Transcribe the records exactly from the line with "Compute (1 +" to the end, both included.

____ Source data

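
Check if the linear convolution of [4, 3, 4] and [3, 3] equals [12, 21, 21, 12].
Recompute linear convolution of [4, 3, 4] and [3, 3]: y[0] = 4×3 = 12; y[1] = 4×3 + 3×3 = 21; y[2] = 3×3 + 4×3 = 21; y[3] = 4×3 = 12 → [12, 21, 21, 12]. Given [12, 21, 21, 12] matches, so answer: Yes

Yes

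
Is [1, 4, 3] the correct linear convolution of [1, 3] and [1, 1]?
Recompute linear convolution of [1, 3] and [1, 1]: y[0] = 1×1 = 1; y[1] = 1×1 + 3×1 = 4; y[2] = 3×1 = 3 → [1, 4, 3]. Given [1, 4, 3] matches, so answer: Yes

Yes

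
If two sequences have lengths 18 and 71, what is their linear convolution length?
Linear/full convolution length: m + n - 1 = 18 + 71 - 1 = 88

88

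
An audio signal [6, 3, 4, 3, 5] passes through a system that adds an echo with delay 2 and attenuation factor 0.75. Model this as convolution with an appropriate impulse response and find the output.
Direct-path + delayed-attenuated-path model → impulse response h = [1, 0, 0.75] (1 at lag 0, 0.75 at lag 2). Output y[n] = x[n] + 0.75·x[n - 2] (with x[n] = 0 outside 0..4): y[0] = 6 + 0.75×0 = 6; y[1] = 3 + 0.75×0 = 3; y[2] = 4 + 0.75×6 = 8.5; y[3] = 3 + 0.75×3 = 5.25; y[4] = 5 + 0.75×4 = 8.0; y[5] = 0 + 0.75×3 = 2.25; y[6] = 0 + 0.75×5 = 3.75. So y = [6, 3, 8.5, 5.25, 8.0, 2.25, 3.75]

[6, 3, 8.5, 5.25, 8.0, 2.25, 3.75]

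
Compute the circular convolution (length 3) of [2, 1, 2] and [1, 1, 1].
Use y[k] = Σ_j a[j]·b[(k-j) mod 3]. y[0] = 2×1 + 1×1 + 2×1 = 5; y[1] = 2×1 + 1×1 + 2×1 = 5; y[2] = 2×1 + 1×1 + 2×1 = 5. Result: [5, 5, 5]

[5, 5, 5]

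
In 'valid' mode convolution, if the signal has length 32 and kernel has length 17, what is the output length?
'Valid' mode counts only positions where the kernel fully overlaps the signal: m - n + 1 = 32 - 17 + 1 = 16

16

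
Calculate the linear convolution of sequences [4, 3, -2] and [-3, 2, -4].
y[0] = 4×-3 = -12; y[1] = 4×2 + 3×-3 = -1; y[2] = 4×-4 + 3×2 + -2×-3 = -4; y[3] = 3×-4 + -2×2 = -16; y[4] = -2×-4 = 8

[-12, -1, -4, -16, 8]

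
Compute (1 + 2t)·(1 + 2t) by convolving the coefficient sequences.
Ascending coefficients: a = [1, 2], b = [1, 2]. c[0] = 1×1 = 1; c[1] = 1×2 + 2×1 = 4; c[2] = 2×2 = 4. Result coefficients: [1, 4, 4] → 1 + 4t + 4t^2

1 + 4t + 4t^2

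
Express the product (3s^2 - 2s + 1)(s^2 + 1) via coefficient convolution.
Ascending coefficients: a = [1, -2, 3], b = [1, 0, 1]. c[0] = 1×1 = 1; c[1] = 1×0 + -2×1 = -2; c[2] = 1×1 + -2×0 + 3×1 = 4; c[3] = -2×1 + 3×0 = -2; c[4] = 3×1 = 3. Result coefficients: [1, -2, 4, -2, 3] → 3s^4 - 2s^3 + 4s^2 - 2s + 1

3s^4 - 2s^3 + 4s^2 - 2s + 1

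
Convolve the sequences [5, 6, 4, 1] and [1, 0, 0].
y[0] = 5×1 = 5; y[1] = 5×0 + 6×1 = 6; y[2] = 5×0 + 6×0 + 4×1 = 4; y[3] = 6×0 + 4×0 + 1×1 = 1; y[4] = 4×0 + 1×0 = 0; y[5] = 1×0 = 0

[5, 6, 4, 1, 0, 0]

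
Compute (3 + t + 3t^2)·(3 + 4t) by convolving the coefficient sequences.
Ascending coefficients: a = [3, 1, 3], b = [3, 4]. c[0] = 3×3 = 9; c[1] = 3×4 + 1×3 = 15; c[2] = 1×4 + 3×3 = 13; c[3] = 3×4 = 12. Result coefficients: [9, 15, 13, 12] → 9 + 15t + 13t^2 + 12t^3

9 + 15t + 13t^2 + 12t^3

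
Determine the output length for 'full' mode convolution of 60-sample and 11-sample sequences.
Linear/full convolution length: m + n - 1 = 60 + 11 - 1 = 70

70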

________

Output for this task >>
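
Compute (1 + 2t)·(1 + 2t) by convolving the coefficient sequences.
Ascending coefficients: a = [1, 2], b = [1, 2]. c[0] = 1×1 = 1; c[1] = 1×2 + 2×1 = 4; c[2] = 2×2 = 4. Result coefficients: [1, 4, 4] → 1 + 4t + 4t^2

1 + 4t + 4t^2

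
Express the product (3s^2 - 2s + 1)(s^2 + 1) via coefficient convolution.
Ascending coefficients: a = [1, -2, 3], b = [1, 0, 1]. c[0] = 1×1 = 1; c[1] = 1×0 + -2×1 = -2; c[2] = 1×1 + -2×0 + 3×1 = 4; c[3] = -2×1 + 3×0 = -2; c[4] = 3×1 = 3. Result coefficients: [1, -2, 4, -2, 3] → 3s^4 - 2s^3 + 4s^2 - 2s + 1

3s^4 - 2s^3 + 4s^2 - 2s + 1

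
Convolve the sequences [5, 6, 4, 1] and [1, 0, 0].
y[0] = 5×1 = 5; y[1] = 5×0 + 6×1 = 6; y[2] = 5×0 + 6×0 + 4×1 = 4; y[3] = 6×0 + 4×0 + 1×1 = 1; y[4] = 4×0 + 1×0 = 0; y[5] = 1×0 = 0

[5, 6, 4, 1, 0, 0]

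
Compute (3 + t + 3t^2)·(3 + 4t) by convolving the coefficient sequences.
Ascending coefficients: a = [3, 1, 3], b = [3, 4]. c[0] = 3×3 = 9; c[1] = 3×4 + 1×3 = 15; c[2] = 1×4 + 3×3 = 13; c[3] = 3×4 = 12. Result coefficients: [9, 15, 13, 12] → 9 + 15t + 13t^2 + 12t^3

9 + 15t + 13t^2 + 12t^3

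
Determine the output length for 'full' mode convolution of 60-sample and 11-sample sequences.
Linear/full convolution length: m + n - 1 = 60 + 11 - 1 = 70

70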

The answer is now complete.